Work request
Say only how many lines in the entries below contain the word "Obstacles".

Data under study
⁂

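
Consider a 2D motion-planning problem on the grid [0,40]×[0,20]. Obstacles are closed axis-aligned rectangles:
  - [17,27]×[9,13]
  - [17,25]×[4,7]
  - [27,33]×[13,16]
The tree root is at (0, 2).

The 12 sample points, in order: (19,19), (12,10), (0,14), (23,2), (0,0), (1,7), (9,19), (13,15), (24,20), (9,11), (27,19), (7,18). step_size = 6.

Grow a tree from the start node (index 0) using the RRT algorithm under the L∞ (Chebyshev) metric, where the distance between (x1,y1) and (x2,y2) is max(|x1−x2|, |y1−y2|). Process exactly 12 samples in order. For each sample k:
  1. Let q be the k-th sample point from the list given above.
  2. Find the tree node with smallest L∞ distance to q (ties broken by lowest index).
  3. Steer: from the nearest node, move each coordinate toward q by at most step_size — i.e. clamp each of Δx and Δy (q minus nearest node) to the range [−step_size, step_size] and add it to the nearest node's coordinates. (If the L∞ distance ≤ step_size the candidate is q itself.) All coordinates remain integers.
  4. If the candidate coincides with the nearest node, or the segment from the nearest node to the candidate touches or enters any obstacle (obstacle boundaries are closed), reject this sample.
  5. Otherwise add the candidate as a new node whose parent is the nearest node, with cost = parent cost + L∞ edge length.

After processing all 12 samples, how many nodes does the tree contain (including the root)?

1. q=(19,19) nearest=0 d=19 new=(6,8) → add node 1 parent=0 cost=6
2. q=(12,10) nearest=1 d=6 new=(12,10) → add node 2 parent=1 cost=12
3. q=(0,14) nearest=1 d=6 new=(0,14) → add node 3 parent=1 cost=12
4. q=(23,2) nearest=2 d=11 new=(18,4) → blocked by [17,25]×[4,7], reject
5. q=(0,0) nearest=0 d=2 new=(0,0) → add node 4 parent=0 cost=2
6. q=(1,7) nearest=0 d=5 new=(1,7) → add node 5 parent=0 cost=5
7. q=(9,19) nearest=2 d=9 new=(9,16) → add node 6 parent=2 cost=18
8. q=(13,15) nearest=6 d=4 new=(13,15) → add node 7 parent=6 cost=22
9. q=(24,20) nearest=7 d=11 new=(19,20) → add node 8 parent=7 cost=28
10. q=(9,11) nearest=1 d=3 new=(9,11) → add node 9 parent=1 cost=9
11. q=(27,19) nearest=8 d=8 new=(25,19) → add node 10 parent=8 cost=34
12. q=(7,18) nearest=6 d=2 new=(7,18) → add node 11 parent=6 cost=20

Node count: 12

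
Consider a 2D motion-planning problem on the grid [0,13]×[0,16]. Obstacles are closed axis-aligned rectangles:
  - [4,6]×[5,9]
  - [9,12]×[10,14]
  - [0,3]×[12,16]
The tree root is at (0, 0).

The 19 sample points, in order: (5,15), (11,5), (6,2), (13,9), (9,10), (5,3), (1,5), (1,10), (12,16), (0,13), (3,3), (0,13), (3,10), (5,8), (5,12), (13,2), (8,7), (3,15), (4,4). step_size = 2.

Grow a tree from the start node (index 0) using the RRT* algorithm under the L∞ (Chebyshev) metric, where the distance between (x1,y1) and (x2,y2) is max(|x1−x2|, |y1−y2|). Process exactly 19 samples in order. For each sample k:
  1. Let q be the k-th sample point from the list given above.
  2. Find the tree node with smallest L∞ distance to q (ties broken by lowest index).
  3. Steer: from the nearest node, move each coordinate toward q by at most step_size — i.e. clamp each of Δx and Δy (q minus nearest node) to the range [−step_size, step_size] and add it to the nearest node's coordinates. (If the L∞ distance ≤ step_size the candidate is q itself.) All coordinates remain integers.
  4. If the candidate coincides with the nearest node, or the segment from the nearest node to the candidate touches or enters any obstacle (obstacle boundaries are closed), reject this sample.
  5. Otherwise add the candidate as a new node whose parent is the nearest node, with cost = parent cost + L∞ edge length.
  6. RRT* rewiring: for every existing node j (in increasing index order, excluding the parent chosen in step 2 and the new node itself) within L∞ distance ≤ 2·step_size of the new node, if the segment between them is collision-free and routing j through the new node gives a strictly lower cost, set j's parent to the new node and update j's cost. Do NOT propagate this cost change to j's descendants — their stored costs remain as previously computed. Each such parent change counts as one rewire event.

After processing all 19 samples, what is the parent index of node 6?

1. q=(5,15) nearest=0 d=15 new=(2,2) → add node 1 parent=0 cost=2
2. q=(11,5) nearest=1 d=9 new=(4,4) → add node 2 parent=1 cost=4
3. q=(6,2) nearest=2 d=2 new=(6,2) → add node 3 parent=2 cost=6
4. q=(13,9) nearest=3 d=7 new=(8,4) → add node 4 parent=3 cost=8
5. q=(9,10) nearest=2 d=6 new=(6,6) → blocked by [4,6]×[5,9], reject
6. q=(5,3) nearest=2 d=1 new=(5,3) → add node 5 parent=2 cost=5
7. q=(1,5) nearest=1 d=3 new=(1,4) → add node 6 parent=1 cost=4
8. q=(1,10) nearest=2 d=6 new=(2,6) → add node 7 parent=2 cost=6
9. q=(12,16) nearest=7 d=10 new=(4,8) → blocked by [4,6]×[5,9], reject
10. q=(0,13) nearest=7 d=7 new=(0,8) → add node 8 parent=7 cost=8
11. q=(3,3) nearest=1 d=1 new=(3,3) → add node 9 parent=1 cost=3
12. q=(0,13) nearest=8 d=5 new=(0,10) → add node 10 parent=8 cost=10
13. q=(3,10) nearest=8 d=3 new=(2,10) → add node 11 parent=8 cost=10
14. q=(5,8) nearest=7 d=3 new=(4,8) → blocked by [4,6]×[5,9], reject
15. q=(5,12) nearest=11 d=3 new=(4,12) → add node 12 parent=11 cost=12
16. q=(13,2) nearest=4 d=5 new=(10,2) → add node 13 parent=4 cost=10
17. q=(8,7) nearest=4 d=3 new=(8,6) → add node 14 parent=4 cost=10
18. q=(3,15) nearest=12 d=3 new=(3,14) → blocked by [0,3]×[12,16], reject
19. q=(4,4) nearest=2 d=0 → coincident, reject

Parent of node 6: 1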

⁂

Solved exercise
2